___ Provided data ___

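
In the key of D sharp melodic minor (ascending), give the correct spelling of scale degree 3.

The D# melodic minor (ascending) scale runs D# E# F# G# A# B# C##.
Degree 3 is F#.

F#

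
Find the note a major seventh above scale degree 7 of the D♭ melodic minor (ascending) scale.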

___

Exercise directions:
Restate all of the lines in the material exactly as they are.

Completed task:
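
In the key of D sharp melodic minor (ascending), give the correct spelling of scale degree 3.

The D# melodic minor (ascending) scale runs D# E# F# G# A# B# C##.
Degree 3 is F#.

F#

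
Find the note a major seventh above scale degree 7 of the D♭ melodic minor (ascending) scale.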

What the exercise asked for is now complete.